## [Your instructions]
Among the records below, find the line that has "5·x₁^2·x₂ + x₁ = 0"; from there, give the lines again exactly, and stop after the line that has "a^2·b + 2·a^2 - 3·b^2 = 0".

## [Records provided]
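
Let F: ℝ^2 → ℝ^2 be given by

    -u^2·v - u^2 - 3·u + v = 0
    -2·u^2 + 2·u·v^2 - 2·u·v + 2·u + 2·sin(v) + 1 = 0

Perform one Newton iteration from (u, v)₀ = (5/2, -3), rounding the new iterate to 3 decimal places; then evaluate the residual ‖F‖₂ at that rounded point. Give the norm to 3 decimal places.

12.224

At (5/2, -3): F = (2.000, 53.21776).
Jacobian J = [[-2·u·v - 2·u - 3, -u^2 + 1], [-4·u + 2·v^2 - 2·v + 2, 4·u·v - 2·u + 2·cos(v)]].
At the point, J = [[7.000, -5.250], [16.000, -36.97998]] (det J = -174.85989).
Solving J·Δ = −F gives Δ = (1.175, 1.947).
Then the next iterate is (u, v)₁ = (3.675, -1.053).
Re-evaluating at (3.675, -1.053): F = (-11.36220, -4.50978), so ‖F‖₂ = 12.224.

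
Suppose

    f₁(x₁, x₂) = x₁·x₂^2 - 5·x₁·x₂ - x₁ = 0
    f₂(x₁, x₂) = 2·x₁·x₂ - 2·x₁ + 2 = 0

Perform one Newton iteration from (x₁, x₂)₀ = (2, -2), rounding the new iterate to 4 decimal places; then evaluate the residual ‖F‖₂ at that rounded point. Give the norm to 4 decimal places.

5.9450

At (2, -2): F = (26.0000, -10.0000).
Jacobian J = [[x₂^2 - 5·x₂ - 1, 2·x₁·x₂ - 5·x₁], [2·x₂ - 2, 2·x₁]].
At the point, J = [[13.0000, -18.0000], [-6.0000, 4.0000]] (det J = -56.0000).
Solving J·Δ = −F gives Δ = (-1.3571, 0.4643).
Then the next iterate is (x₁, x₂)₁ = (0.6429, -1.5357).
Re-evaluating at (0.6429, -1.5357): F = (5.809807, -1.260403), so ‖F‖₂ = 5.9450.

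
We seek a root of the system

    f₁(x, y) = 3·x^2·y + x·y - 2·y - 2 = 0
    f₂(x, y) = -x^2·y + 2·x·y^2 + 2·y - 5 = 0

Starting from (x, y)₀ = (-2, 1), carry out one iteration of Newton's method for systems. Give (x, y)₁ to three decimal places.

(-2.452, -0.371)

At (-2, 1): F = (6.000, -11.000).
Jacobian J = [[6·x·y + y, 3·x^2 + x - 2], [-2·x·y + 2·y^2, -x^2 + 4·x·y + 2]].
At the point, J = [[-11.000, 8.000], [6.000, -10.000]] (det J = 62.000).
Solving J·Δ = −F gives Δ = (-0.452, -1.371).
Then the next iterate is (x, y)₁ = (-2.452, -0.371).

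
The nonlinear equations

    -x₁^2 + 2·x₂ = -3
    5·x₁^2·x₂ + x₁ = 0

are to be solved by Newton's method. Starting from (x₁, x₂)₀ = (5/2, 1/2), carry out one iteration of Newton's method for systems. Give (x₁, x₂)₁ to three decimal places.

At (5/2, 1/2): F = (-2.250, 18.125).
Jacobian J = [[-2·x₁, 2], [10·x₁·x₂ + 1, 5·x₁^2]].
At the point, J = [[-5.000, 2.000], [13.500, 31.250]] (det J = -183.250).
Solving J·Δ = −F gives Δ = (-0.582, -0.329).
Then the next iterate is (x₁, x₂)₁ = (1.918, 0.171).

(1.918, 0.171)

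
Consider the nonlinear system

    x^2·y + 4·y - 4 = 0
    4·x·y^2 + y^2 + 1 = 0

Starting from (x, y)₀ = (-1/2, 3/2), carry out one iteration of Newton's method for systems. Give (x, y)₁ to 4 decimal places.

At (-1/2, 3/2): F = (2.3750, -1.2500).
Jacobian J = [[2·x·y, x^2 + 4], [4·y^2, 8·x·y + 2·y]].
At the point, J = [[-1.5000, 4.2500], [9.0000, -3.0000]] (det J = -33.7500).
Solving J·Δ = −F gives Δ = (-0.0537, -0.5778).
Then the next iterate is (x, y)₁ = (-0.5537, 0.9222).

(-0.5537, 0.9222)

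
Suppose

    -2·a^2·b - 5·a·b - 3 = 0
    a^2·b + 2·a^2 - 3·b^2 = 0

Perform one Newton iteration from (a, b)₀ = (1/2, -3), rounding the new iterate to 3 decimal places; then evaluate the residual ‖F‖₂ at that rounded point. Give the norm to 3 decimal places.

At (1/2, -3): F = (6.000, -27.250).
Jacobian J = [[-4·a·b - 5·b, -2·a^2 - 5·a], [2·a·b + 4·a, a^2 - 6·b]].
At the point, J = [[21.000, -3.000], [-1.000, 18.250]] (det J = 380.250).
Solving J·Δ = −F gives Δ = (-0.073, 1.489).
Then the next iterate is (a, b)₁ = (0.427, -1.511).
Re-evaluating at (0.427, -1.511): F = (0.77698, -6.76020), so ‖F‖₂ = 6.805.

6.805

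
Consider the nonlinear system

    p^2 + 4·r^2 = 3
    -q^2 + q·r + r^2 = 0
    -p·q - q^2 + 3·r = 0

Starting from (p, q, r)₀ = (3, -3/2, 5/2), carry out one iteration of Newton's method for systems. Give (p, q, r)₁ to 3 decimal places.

(-5.500, -2.182, 3.500)

At (3, -3/2, 5/2): F = (31.000, 0.250, 9.750).
Jacobian J = [[2·p, 0, 8·r], [0, -2·q + r, q + 2·r], [-q, -p - 2·q, 3]].
At the point, J = [[6.000, 0.000, 20.000], [0.000, 5.500, 3.500], [1.500, 0.000, 3.000]] (det J = -66.000).
Solving J·Δ = −F gives Δ = (-8.500, -0.682, 1.000).
Then the next iterate is (p, q, r)₁ = (-5.500, -2.182, 3.500).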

## [Expected answer]
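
    5·x₁^2·x₂ + x₁ = 0

are to be solved by Newton's method. Starting from (x₁, x₂)₀ = (5/2, 1/2), carry out one iteration of Newton's method for systems. Give (x₁, x₂)₁ to three decimal places.

At (5/2, 1/2): F = (-2.250, 18.125).
Jacobian J = [[-2·x₁, 2], [10·x₁·x₂ + 1, 5·x₁^2]].
At the point, J = [[-5.000, 2.000], [13.500, 31.250]] (det J = -183.250).
Solving J·Δ = −F gives Δ = (-0.582, -0.329).
Then the next iterate is (x₁, x₂)₁ = (1.918, 0.171).

(1.918, 0.171)

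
Consider the nonlinear system

    x^2·y + 4·y - 4 = 0
    4·x·y^2 + y^2 + 1 = 0

Starting from (x, y)₀ = (-1/2, 3/2), carry out one iteration of Newton's method for systems. Give (x, y)₁ to 4 decimal places.

At (-1/2, 3/2): F = (2.3750, -1.2500).
Jacobian J = [[2·x·y, x^2 + 4], [4·y^2, 8·x·y + 2·y]].
At the point, J = [[-1.5000, 4.2500], [9.0000, -3.0000]] (det J = -33.7500).
Solving J·Δ = −F gives Δ = (-0.0537, -0.5778).
Then the next iterate is (x, y)₁ = (-0.5537, 0.9222).

(-0.5537, 0.9222)

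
Suppose

    -2·a^2·b - 5·a·b - 3 = 0
    a^2·b + 2·a^2 - 3·b^2 = 0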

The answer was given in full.